INSTRUCTIONS FOR THE TASK :: Print out every entry that follows, exactly as written.

INPUT FOR THIS TASK ::
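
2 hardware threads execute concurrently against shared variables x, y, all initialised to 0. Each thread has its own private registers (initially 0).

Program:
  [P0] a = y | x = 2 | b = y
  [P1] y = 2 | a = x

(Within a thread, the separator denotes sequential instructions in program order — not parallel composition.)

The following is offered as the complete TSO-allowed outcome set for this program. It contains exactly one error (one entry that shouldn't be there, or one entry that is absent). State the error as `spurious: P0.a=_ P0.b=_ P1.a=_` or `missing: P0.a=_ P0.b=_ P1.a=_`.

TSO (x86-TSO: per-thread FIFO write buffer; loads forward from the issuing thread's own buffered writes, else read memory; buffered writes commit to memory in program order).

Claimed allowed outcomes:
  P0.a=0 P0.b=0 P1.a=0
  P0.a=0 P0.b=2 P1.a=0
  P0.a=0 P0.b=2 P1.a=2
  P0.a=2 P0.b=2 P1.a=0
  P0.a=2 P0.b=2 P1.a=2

outcome vector order: (P0.a,P0.b,P1.a)
TSO (6): <0 0 0>; <0 0 2>; <0 2 0>; <0 2 2>; <2 2 0>; <2 2 2>
TSO∖claimed = {<0 0 2>}

missing: P0.a=0 P0.b=0 P1.a=2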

OUTPUT BELOW ::
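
2 hardware threads execute concurrently against shared variables x, y, all initialised to 0. Each thread has its own private registers (initially 0).

Program:
  [P0] a = y | x = 2 | b = y
  [P1] y = 2 | a = x

(Within a thread, the separator denotes sequential instructions in program order — not parallel composition.)

The following is offered as the complete TSO-allowed outcome set for this program. It contains exactly one error (one entry that shouldn't be there, or one entry that is absent). State the error as `spurious: P0.a=_ P0.b=_ P1.a=_` or `missing: P0.a=_ P0.b=_ P1.a=_`.

TSO (x86-TSO: per-thread FIFO write buffer; loads forward from the issuing thread's own buffered writes, else read memory; buffered writes commit to memory in program order).

Claimed allowed outcomes:
  P0.a=0 P0.b=0 P1.a=0
  P0.a=0 P0.b=2 P1.a=0
  P0.a=0 P0.b=2 P1.a=2
  P0.a=2 P0.b=2 P1.a=0
  P0.a=2 P0.b=2 P1.a=2

outcome vector order: (P0.a,P0.b,P1.a)
TSO (6): <0 0 0>; <0 0 2>; <0 2 0>; <0 2 2>; <2 2 0>; <2 2 2>
TSO∖claimed = {<0 0 2>}

missing: P0.a=0 P0.b=0 P1.a=2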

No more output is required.